▶ [YOUR GOAL]: Beginning with the opening line, restate the following material exactly, up through the line that contains "alpha → beta".

▶ [MATERIAL SUPPLIED]:

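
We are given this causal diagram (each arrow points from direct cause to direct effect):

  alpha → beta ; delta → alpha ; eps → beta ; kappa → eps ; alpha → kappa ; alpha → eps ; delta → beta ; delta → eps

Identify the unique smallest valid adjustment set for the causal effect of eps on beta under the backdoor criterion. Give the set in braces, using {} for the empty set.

Variables eligible for adjustment (non-descendants of eps, excluding eps and beta): {alpha, delta, kappa}.
Backdoor paths from eps to beta:
  P1: eps <- delta -> alpha -> beta
  P2: eps <- delta -> beta
  P3: eps <- alpha <- delta -> beta
  P4: eps <- alpha -> beta
  P5: eps <- kappa <- alpha <- delta -> beta
  P6: eps <- kappa <- alpha -> beta
The empty set is not sufficient: P1 (eps <- delta -> alpha -> beta) has no collider blocking it and no conditioned non-collider, so it is open.
Try {alpha, delta}:
  P1: blocked at fork node delta ∈ conditioning set.
  P2: blocked at fork node delta ∈ conditioning set.
  P3: blocked at chain node alpha ∈ conditioning set.
  P4: blocked at fork node alpha ∈ conditioning set.
  P5: blocked at chain node alpha ∈ conditioning set.
  P6: blocked at fork node alpha ∈ conditioning set.
{alpha, delta} contains no descendant of eps and blocks every backdoor path.
Every element of {alpha, delta} is needed (dropping alpha leaves P4 open; dropping delta leaves P2 open), so no proper subset is valid.
Among all size-2 subsets of the eligible variables, only {alpha, delta} blocks every backdoor path, so it is the unique smallest valid adjustment set.

{alpha, delta}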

▶ [YOUR RESPONSE]:
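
We are given this causal diagram (each arrow points from direct cause to direct effect):

  alpha → beta ; delta → alpha ; eps → beta ; kappa → eps ; alpha → kappa ; alpha → eps ; delta → beta ; delta → eps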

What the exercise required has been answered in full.